* **PROBLEM STATEMENT**
Repeat the records below exactly, line for line.

Dataset entries:
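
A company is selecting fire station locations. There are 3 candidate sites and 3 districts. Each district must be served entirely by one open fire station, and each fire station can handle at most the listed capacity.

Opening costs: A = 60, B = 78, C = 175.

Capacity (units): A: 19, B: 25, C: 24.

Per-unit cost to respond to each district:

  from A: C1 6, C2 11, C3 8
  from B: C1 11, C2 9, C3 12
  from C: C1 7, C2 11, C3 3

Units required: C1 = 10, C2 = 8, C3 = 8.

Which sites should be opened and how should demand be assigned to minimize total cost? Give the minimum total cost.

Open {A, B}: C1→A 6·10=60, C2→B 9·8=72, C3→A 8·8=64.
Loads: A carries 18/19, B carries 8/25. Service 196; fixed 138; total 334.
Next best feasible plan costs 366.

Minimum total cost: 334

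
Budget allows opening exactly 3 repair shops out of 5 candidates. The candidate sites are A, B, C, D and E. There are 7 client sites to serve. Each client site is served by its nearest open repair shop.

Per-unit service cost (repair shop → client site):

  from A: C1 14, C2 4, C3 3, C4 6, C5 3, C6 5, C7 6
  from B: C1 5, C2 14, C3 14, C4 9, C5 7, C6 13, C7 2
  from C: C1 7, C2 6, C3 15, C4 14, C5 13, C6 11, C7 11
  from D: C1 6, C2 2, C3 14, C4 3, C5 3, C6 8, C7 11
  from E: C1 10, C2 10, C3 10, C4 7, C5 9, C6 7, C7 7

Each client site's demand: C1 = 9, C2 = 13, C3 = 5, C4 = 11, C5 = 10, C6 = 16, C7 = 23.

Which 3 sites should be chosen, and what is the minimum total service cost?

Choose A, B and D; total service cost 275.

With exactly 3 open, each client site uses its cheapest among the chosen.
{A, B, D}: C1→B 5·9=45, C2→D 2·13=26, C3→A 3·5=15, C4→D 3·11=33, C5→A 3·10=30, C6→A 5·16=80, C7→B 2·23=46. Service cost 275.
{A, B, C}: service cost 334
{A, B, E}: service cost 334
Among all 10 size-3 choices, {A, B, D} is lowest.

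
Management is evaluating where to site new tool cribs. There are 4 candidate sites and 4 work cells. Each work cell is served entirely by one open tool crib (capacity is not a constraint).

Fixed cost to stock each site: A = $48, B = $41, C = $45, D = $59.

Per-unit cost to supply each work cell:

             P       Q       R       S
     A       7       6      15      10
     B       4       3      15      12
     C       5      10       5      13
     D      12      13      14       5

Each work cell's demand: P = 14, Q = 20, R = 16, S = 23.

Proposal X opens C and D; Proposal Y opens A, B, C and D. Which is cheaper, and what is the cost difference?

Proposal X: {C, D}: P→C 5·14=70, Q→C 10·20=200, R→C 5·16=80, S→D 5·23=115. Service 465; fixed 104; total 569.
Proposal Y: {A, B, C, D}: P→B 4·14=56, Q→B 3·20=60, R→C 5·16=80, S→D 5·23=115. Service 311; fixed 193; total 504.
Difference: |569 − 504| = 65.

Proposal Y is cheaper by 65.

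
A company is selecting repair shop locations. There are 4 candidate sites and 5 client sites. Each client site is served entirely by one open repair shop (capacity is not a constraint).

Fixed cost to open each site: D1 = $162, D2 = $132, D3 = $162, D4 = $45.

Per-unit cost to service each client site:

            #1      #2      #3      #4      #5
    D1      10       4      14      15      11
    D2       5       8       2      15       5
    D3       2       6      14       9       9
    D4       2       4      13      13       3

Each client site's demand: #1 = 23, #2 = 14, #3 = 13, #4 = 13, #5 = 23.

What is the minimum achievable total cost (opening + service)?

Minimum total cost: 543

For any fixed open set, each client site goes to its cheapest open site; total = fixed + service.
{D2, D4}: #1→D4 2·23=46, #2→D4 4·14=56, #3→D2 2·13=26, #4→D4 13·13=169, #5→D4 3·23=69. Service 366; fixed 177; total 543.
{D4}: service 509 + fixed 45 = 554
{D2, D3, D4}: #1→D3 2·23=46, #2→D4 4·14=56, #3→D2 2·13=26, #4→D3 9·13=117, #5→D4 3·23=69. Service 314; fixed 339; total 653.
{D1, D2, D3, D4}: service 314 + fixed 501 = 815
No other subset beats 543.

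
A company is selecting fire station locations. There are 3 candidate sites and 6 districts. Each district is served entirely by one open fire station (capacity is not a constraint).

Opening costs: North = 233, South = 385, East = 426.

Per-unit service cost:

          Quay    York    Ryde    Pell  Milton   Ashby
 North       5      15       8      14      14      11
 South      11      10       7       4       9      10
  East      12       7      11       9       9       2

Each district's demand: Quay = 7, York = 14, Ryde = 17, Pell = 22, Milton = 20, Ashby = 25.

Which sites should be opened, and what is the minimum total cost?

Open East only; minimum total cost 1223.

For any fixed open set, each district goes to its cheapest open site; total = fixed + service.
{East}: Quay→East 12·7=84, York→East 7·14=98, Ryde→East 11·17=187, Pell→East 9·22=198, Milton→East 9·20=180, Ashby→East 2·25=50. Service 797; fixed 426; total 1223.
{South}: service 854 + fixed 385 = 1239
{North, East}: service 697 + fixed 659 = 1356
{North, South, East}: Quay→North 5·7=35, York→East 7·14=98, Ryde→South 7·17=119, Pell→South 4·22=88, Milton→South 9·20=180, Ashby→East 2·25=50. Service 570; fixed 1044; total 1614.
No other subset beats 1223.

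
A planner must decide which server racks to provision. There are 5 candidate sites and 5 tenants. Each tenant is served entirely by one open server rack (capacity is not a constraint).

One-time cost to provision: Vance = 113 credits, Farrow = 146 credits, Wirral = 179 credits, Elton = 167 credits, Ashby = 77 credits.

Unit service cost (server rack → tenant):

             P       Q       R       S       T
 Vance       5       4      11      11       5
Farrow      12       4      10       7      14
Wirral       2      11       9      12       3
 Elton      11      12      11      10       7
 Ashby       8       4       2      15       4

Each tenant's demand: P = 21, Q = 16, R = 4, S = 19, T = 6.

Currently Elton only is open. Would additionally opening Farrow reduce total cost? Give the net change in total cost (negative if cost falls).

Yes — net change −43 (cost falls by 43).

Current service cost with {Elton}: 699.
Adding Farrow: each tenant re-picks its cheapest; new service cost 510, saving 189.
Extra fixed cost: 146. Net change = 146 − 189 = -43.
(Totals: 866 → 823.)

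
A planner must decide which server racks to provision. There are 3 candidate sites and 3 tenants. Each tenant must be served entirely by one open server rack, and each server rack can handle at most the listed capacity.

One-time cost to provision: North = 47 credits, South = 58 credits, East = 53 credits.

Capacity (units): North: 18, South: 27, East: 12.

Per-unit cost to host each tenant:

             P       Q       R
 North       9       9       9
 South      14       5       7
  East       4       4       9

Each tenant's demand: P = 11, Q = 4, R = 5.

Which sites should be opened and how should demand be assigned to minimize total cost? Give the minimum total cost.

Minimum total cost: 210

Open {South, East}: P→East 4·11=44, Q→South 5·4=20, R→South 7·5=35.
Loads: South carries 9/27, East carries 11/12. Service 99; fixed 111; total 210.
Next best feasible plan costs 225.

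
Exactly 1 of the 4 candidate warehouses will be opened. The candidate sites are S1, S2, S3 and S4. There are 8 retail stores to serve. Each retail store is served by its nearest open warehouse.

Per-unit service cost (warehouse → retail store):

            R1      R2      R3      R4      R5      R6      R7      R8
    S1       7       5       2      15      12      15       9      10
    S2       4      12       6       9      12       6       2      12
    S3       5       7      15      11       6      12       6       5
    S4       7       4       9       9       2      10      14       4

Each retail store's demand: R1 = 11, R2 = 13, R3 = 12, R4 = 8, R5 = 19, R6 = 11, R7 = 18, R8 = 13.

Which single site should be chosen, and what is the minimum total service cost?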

* **PROBLEM SOLUTION**
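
A company is selecting fire station locations. There are 3 candidate sites and 3 districts. Each district must be served entirely by one open fire station, and each fire station can handle at most the listed capacity.

Opening costs: A = 60, B = 78, C = 175.

Capacity (units): A: 19, B: 25, C: 24.

Per-unit cost to respond to each district:

  from A: C1 6, C2 11, C3 8
  from B: C1 11, C2 9, C3 12
  from C: C1 7, C2 11, C3 3

Units required: C1 = 10, C2 = 8, C3 = 8.

Which sites should be opened and how should demand be assigned to minimize total cost? Give the minimum total cost.

Open {A, B}: C1→A 6·10=60, C2→B 9·8=72, C3→A 8·8=64.
Loads: A carries 18/19, B carries 8/25. Service 196; fixed 138; total 334.
Next best feasible plan costs 366.

Minimum total cost: 334

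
Budget allows opening exactly 3 repair shops out of 5 candidates. The candidate sites are A, B, C, D and E. There are 7 client sites to serve. Each client site is served by its nearest open repair shop.

Per-unit service cost (repair shop → client site):

  from A: C1 14, C2 4, C3 3, C4 6, C5 3, C6 5, C7 6
  from B: C1 5, C2 14, C3 14, C4 9, C5 7, C6 13, C7 2
  from C: C1 7, C2 6, C3 15, C4 14, C5 13, C6 11, C7 11
  from D: C1 6, C2 2, C3 14, C4 3, C5 3, C6 8, C7 11
  from E: C1 10, C2 10, C3 10, C4 7, C5 9, C6 7, C7 7

Each client site's demand: C1 = 9, C2 = 13, C3 = 5, C4 = 11, C5 = 10, C6 = 16, C7 = 23.

Which 3 sites should be chosen, and what is the minimum total service cost?

Choose A, B and D; total service cost 275.

With exactly 3 open, each client site uses its cheapest among the chosen.
{A, B, D}: C1→B 5·9=45, C2→D 2·13=26, C3→A 3·5=15, C4→D 3·11=33, C5→A 3·10=30, C6→A 5·16=80, C7→B 2·23=46. Service cost 275.
{A, B, C}: service cost 334
{A, B, E}: service cost 334
Among all 10 size-3 choices, {A, B, D} is lowest.

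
Management is evaluating where to site new tool cribs. There are 4 candidate sites and 4 work cells. Each work cell is served entirely by one open tool crib (capacity is not a constraint).

Fixed cost to stock each site: A = $48, B = $41, C = $45, D = $59.

Per-unit cost to supply each work cell:

             P       Q       R       S
     A       7       6      15      10
     B       4       3      15      12
     C       5      10       5      13
     D      12      13      14       5

Each work cell's demand: P = 14, Q = 20, R = 16, S = 23.

Proposal X opens C and D; Proposal Y opens A, B, C and D. Which is cheaper, and what is the cost difference?

Proposal X: {C, D}: P→C 5·14=70, Q→C 10·20=200, R→C 5·16=80, S→D 5·23=115. Service 465; fixed 104; total 569.
Proposal Y: {A, B, C, D}: P→B 4·14=56, Q→B 3·20=60, R→C 5·16=80, S→D 5·23=115. Service 311; fixed 193; total 504.
Difference: |569 − 504| = 65.

Proposal Y is cheaper by 65.

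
A company is selecting repair shop locations. There are 4 candidate sites and 5 client sites. Each client site is served entirely by one open repair shop (capacity is not a constraint).

Fixed cost to open each site: D1 = $162, D2 = $132, D3 = $162, D4 = $45.

Per-unit cost to service each client site:

            #1      #2      #3      #4      #5
    D1      10       4      14      15      11
    D2       5       8       2      15       5
    D3       2       6      14       9       9
    D4       2       4      13      13       3

Each client site's demand: #1 = 23, #2 = 14, #3 = 13, #4 = 13, #5 = 23.

What is the minimum achievable total cost (opening + service)?

Minimum total cost: 543

For any fixed open set, each client site goes to its cheapest open site; total = fixed + service.
{D2, D4}: #1→D4 2·23=46, #2→D4 4·14=56, #3→D2 2·13=26, #4→D4 13·13=169, #5→D4 3·23=69. Service 366; fixed 177; total 543.
{D4}: service 509 + fixed 45 = 554
{D2, D3, D4}: #1→D3 2·23=46, #2→D4 4·14=56, #3→D2 2·13=26, #4→D3 9·13=117, #5→D4 3·23=69. Service 314; fixed 339; total 653.
{D1, D2, D3, D4}: service 314 + fixed 501 = 815
No other subset beats 543.

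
A company is selecting fire station locations. There are 3 candidate sites and 6 districts. Each district is served entirely by one open fire station (capacity is not a constraint).

Opening costs: North = 233, South = 385, East = 426.

Per-unit service cost:

          Quay    York    Ryde    Pell  Milton   Ashby
 North       5      15       8      14      14      11
 South      11      10       7       4       9      10
  East      12       7      11       9       9       2

Each district's demand: Quay = 7, York = 14, Ryde = 17, Pell = 22, Milton = 20, Ashby = 25.

Which sites should be opened, and what is the minimum total cost?

Open East only; minimum total cost 1223.

For any fixed open set, each district goes to its cheapest open site; total = fixed + service.
{East}: Quay→East 12·7=84, York→East 7·14=98, Ryde→East 11·17=187, Pell→East 9·22=198, Milton→East 9·20=180, Ashby→East 2·25=50. Service 797; fixed 426; total 1223.
{South}: service 854 + fixed 385 = 1239
{North, East}: service 697 + fixed 659 = 1356
{North, South, East}: Quay→North 5·7=35, York→East 7·14=98, Ryde→South 7·17=119, Pell→South 4·22=88, Milton→South 9·20=180, Ashby→East 2·25=50. Service 570; fixed 1044; total 1614.
No other subset beats 1223.

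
A planner must decide which server racks to provision. There are 5 candidate sites and 5 tenants. Each tenant is served entirely by one open server rack (capacity is not a constraint).

One-time cost to provision: Vance = 113 credits, Farrow = 146 credits, Wirral = 179 credits, Elton = 167 credits, Ashby = 77 credits.

Unit service cost (server rack → tenant):

             P       Q       R       S       T
 Vance       5       4      11      11       5
Farrow      12       4      10       7      14
Wirral       2      11       9      12       3
 Elton      11      12      11      10       7
 Ashby       8       4       2      15       4

Each tenant's demand: P = 21, Q = 16, R = 4, S = 19, T = 6.

Currently Elton only is open. Would additionally opening Farrow reduce total cost? Give the net change in total cost (negative if cost falls).

Yes — net change −43 (cost falls by 43).

Current service cost with {Elton}: 699.
Adding Farrow: each tenant re-picks its cheapest; new service cost 510, saving 189.
Extra fixed cost: 146. Net change = 146 − 189 = -43.
(Totals: 866 → 823.)

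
A planner must decide which server racks to provision. There are 3 candidate sites and 3 tenants. Each tenant must be served entirely by one open server rack, and each server rack can handle at most the listed capacity.

One-time cost to provision: North = 47 credits, South = 58 credits, East = 53 credits.

Capacity (units): North: 18, South: 27, East: 12.

Per-unit cost to host each tenant:

             P       Q       R
 North       9       9       9
 South      14       5       7
  East       4       4       9

Each tenant's demand: P = 11, Q = 4, R = 5.

Which sites should be opened and how should demand be assigned to minimize total cost? Give the minimum total cost.

Minimum total cost: 210

Open {South, East}: P→East 4·11=44, Q→South 5·4=20, R→South 7·5=35.
Loads: South carries 9/27, East carries 11/12. Service 99; fixed 111; total 210.
Next best feasible plan costs 225.

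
Exactly 1 of the 4 candidate warehouses will be opened. The candidate sites are S1, S2, S3 and S4. There are 8 retail stores to serve. Each retail store is served by its nearest open warehouse.

Per-unit service cost (warehouse → retail store):

            R1      R2      R3      R4      R5      R6      R7      R8
    S1       7       5       2      15      12      15       9      10
    S2       4      12       6       9      12       6       2      12
    S3       5       7      15      11       6      12       6       5
    S4       7       4       9       9       2      10      14       4

Each retail store's demand: R1 = 11, R2 = 13, R3 = 12, R4 = 8, R5 = 19, R6 = 11, R7 = 18, R8 = 13.

Which single site should be chosen, and what is the minimum total service cost?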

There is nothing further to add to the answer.